Start of Block

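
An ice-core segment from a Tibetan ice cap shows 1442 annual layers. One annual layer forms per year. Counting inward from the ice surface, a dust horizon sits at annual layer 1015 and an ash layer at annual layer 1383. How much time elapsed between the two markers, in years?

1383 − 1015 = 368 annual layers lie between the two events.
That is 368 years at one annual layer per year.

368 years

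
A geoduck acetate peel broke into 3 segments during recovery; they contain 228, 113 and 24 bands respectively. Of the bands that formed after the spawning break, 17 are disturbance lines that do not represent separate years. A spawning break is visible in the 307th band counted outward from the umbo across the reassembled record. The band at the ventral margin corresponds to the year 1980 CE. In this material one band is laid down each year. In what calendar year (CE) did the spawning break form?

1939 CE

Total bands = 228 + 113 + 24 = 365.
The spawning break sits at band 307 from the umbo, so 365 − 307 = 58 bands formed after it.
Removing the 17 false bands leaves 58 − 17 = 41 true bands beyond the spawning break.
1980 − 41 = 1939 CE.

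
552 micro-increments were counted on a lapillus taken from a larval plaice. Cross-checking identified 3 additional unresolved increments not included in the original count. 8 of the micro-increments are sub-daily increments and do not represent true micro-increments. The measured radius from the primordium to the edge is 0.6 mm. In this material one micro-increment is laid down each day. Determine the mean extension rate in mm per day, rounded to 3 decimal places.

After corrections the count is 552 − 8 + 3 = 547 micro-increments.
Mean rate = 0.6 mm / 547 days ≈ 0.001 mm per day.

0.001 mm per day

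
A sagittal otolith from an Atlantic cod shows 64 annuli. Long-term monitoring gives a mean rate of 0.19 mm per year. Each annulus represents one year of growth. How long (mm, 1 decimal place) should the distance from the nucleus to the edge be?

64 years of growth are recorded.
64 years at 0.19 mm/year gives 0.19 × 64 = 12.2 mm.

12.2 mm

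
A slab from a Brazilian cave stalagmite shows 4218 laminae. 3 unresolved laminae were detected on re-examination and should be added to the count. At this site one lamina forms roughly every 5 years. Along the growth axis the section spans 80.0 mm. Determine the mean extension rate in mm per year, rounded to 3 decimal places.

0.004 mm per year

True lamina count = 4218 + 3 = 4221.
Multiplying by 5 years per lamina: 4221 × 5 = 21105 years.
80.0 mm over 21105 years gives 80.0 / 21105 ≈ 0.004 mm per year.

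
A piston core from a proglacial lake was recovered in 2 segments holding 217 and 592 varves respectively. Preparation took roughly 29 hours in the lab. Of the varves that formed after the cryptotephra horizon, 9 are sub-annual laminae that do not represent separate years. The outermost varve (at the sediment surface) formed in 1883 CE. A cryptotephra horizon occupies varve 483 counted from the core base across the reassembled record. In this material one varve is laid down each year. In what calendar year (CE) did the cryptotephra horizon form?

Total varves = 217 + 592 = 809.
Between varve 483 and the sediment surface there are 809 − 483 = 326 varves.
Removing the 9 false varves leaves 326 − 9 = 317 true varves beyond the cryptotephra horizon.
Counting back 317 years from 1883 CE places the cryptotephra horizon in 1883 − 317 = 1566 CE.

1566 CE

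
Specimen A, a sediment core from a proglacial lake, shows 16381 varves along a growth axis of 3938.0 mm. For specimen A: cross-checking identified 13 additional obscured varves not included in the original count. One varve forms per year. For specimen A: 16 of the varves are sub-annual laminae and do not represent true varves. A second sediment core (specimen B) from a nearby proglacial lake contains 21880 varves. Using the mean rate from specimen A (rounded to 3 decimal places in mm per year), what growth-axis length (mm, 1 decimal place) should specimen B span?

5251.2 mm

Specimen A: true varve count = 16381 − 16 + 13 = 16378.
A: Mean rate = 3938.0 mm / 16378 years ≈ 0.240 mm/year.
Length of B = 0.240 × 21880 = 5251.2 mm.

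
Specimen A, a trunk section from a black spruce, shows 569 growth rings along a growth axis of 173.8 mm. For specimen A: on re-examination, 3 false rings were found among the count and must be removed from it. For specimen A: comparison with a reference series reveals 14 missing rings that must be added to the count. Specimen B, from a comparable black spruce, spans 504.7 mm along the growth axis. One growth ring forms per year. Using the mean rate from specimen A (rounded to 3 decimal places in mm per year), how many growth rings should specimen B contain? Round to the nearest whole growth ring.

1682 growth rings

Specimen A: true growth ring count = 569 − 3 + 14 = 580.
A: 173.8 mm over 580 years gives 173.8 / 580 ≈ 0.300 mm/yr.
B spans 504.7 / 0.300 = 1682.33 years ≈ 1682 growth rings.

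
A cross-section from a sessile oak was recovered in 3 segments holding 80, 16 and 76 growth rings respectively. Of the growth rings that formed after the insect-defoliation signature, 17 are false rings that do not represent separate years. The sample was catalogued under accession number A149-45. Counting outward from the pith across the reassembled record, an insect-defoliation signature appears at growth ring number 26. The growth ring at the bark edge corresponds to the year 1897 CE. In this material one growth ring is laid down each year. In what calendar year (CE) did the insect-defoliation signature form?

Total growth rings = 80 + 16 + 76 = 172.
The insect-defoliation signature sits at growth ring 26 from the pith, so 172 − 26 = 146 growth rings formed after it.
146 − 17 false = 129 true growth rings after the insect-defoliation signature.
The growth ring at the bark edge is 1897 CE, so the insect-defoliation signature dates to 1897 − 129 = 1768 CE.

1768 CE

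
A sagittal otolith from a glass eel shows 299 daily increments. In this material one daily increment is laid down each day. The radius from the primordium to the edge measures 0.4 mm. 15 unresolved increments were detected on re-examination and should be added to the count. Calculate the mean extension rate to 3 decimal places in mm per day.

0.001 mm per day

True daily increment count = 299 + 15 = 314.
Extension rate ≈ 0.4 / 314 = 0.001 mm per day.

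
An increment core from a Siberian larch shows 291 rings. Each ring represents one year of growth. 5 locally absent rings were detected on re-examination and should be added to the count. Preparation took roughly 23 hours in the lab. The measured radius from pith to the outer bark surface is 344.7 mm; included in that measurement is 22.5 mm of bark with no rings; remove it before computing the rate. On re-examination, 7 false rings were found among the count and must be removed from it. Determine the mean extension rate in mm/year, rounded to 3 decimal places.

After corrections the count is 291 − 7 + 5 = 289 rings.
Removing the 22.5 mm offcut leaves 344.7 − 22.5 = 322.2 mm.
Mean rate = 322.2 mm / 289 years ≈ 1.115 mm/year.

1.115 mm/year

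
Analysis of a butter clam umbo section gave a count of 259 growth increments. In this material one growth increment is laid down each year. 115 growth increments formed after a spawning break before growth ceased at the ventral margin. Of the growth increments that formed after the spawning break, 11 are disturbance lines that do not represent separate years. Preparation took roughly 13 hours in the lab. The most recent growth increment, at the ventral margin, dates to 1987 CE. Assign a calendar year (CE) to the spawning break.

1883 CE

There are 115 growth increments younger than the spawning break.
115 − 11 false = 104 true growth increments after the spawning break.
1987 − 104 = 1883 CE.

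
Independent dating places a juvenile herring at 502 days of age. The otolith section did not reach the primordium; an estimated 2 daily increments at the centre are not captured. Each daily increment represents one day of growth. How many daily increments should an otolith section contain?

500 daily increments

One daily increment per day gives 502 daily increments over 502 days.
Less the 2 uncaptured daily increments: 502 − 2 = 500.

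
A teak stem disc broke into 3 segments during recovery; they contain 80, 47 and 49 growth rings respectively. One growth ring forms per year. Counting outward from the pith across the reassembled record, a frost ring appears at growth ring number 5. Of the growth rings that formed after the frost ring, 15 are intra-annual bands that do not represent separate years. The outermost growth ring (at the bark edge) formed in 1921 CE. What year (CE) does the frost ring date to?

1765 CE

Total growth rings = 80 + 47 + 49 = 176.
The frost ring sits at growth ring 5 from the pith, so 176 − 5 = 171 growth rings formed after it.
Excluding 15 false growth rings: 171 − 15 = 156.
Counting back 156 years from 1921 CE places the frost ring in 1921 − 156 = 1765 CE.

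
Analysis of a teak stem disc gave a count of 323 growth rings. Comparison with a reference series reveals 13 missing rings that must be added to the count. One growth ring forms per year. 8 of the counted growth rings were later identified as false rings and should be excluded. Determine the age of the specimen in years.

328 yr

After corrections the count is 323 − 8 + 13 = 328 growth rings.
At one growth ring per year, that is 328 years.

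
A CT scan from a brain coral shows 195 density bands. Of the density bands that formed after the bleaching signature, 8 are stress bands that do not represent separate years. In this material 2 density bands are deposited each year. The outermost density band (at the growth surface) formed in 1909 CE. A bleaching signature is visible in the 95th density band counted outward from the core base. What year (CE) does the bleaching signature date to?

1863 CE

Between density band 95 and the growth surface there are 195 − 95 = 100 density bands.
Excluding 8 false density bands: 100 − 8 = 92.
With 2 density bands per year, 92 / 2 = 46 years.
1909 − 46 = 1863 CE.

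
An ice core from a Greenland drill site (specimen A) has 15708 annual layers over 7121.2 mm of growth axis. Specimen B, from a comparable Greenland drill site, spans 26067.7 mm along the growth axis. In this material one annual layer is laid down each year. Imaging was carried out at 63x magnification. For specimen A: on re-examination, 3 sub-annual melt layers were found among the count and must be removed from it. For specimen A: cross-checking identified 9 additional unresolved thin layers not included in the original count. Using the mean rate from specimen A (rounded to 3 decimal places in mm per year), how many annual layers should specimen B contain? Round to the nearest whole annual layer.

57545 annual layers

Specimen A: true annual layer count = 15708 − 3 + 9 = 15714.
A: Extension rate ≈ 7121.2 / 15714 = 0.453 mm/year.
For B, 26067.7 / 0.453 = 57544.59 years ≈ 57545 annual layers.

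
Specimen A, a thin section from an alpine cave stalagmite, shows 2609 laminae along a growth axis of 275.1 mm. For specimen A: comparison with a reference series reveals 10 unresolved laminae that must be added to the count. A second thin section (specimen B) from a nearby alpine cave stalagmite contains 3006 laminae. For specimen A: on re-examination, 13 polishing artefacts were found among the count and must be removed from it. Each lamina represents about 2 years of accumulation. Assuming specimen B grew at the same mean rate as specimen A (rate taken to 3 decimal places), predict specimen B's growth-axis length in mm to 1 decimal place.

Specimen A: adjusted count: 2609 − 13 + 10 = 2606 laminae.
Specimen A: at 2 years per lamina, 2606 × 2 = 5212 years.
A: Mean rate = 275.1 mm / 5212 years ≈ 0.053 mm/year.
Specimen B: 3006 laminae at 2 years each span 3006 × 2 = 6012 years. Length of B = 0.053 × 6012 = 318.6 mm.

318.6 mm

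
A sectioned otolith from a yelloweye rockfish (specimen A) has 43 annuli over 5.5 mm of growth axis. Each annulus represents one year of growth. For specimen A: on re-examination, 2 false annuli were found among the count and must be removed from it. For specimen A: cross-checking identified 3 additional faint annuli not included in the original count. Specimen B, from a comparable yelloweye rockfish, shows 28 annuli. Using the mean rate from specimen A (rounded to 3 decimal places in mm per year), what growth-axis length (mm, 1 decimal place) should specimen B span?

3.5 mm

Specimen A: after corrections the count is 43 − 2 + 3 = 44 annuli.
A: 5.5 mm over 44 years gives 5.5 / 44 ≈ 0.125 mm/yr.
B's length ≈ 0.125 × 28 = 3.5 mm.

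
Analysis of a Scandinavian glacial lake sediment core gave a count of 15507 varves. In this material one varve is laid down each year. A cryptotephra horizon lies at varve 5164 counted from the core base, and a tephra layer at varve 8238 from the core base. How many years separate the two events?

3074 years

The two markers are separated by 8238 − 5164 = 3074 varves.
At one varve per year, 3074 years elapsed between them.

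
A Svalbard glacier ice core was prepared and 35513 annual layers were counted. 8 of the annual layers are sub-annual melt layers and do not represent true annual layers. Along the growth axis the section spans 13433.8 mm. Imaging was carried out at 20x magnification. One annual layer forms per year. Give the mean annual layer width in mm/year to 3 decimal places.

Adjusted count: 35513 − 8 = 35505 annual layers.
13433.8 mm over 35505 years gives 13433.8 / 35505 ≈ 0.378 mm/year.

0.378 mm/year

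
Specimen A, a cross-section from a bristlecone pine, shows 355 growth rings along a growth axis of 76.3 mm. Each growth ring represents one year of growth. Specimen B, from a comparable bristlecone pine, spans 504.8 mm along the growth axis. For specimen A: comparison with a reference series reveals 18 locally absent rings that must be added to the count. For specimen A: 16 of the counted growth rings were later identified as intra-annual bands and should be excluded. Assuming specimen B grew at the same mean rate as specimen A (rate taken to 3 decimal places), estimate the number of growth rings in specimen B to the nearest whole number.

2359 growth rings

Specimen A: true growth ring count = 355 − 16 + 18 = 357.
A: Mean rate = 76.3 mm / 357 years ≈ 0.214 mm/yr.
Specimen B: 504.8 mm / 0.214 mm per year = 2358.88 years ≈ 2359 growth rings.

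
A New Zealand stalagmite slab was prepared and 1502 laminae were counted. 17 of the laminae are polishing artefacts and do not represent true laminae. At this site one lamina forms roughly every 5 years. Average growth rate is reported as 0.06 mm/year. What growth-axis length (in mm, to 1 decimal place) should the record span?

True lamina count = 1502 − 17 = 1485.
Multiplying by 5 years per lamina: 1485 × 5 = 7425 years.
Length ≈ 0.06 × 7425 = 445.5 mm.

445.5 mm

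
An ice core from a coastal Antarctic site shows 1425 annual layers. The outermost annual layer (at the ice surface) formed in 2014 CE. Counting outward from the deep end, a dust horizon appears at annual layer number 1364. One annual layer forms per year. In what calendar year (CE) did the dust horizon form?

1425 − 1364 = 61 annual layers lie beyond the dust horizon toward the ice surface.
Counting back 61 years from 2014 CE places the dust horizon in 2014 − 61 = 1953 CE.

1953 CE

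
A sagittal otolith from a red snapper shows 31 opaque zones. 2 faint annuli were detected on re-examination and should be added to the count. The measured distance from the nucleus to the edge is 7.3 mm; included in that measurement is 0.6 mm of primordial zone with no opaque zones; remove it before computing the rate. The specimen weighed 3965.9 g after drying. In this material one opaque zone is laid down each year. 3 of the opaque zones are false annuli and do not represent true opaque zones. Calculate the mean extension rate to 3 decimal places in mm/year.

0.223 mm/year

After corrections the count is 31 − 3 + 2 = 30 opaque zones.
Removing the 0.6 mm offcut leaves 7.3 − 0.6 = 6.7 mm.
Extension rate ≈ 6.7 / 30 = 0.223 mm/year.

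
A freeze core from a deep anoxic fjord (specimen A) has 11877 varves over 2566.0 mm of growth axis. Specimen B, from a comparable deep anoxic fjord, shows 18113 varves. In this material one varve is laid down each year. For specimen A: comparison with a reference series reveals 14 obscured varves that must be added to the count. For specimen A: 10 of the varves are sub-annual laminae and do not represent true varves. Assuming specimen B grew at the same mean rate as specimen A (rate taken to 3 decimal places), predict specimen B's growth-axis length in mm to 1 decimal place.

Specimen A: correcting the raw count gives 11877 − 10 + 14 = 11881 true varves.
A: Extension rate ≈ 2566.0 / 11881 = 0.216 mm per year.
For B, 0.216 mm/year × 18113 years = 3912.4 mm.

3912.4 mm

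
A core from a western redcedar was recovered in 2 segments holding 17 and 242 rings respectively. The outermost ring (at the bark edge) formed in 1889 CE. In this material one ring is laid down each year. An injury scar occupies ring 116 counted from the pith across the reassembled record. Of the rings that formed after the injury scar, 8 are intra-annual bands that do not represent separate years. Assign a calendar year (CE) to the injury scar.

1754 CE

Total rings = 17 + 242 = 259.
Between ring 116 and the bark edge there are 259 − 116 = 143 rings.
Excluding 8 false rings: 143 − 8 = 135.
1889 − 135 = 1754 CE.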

End of Block

**Description of the task**
Your answer should be the lines from the one containing "A core from" to the end of the entries above, restated exactly and alone.

**Reply to the task**
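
A core from a western redcedar was recovered in 2 segments holding 17 and 242 rings respectively. The outermost ring (at the bark edge) formed in 1889 CE. In this material one ring is laid down each year. An injury scar occupies ring 116 counted from the pith across the reassembled record. Of the rings that formed after the injury scar, 8 are intra-annual bands that do not represent separate years. Assign a calendar year (CE) to the injury scar.

1754 CE

Total rings = 17 + 242 = 259.
Between ring 116 and the bark edge there are 259 − 116 = 143 rings.
Excluding 8 false rings: 143 − 8 = 135.
1889 − 135 = 1754 CE.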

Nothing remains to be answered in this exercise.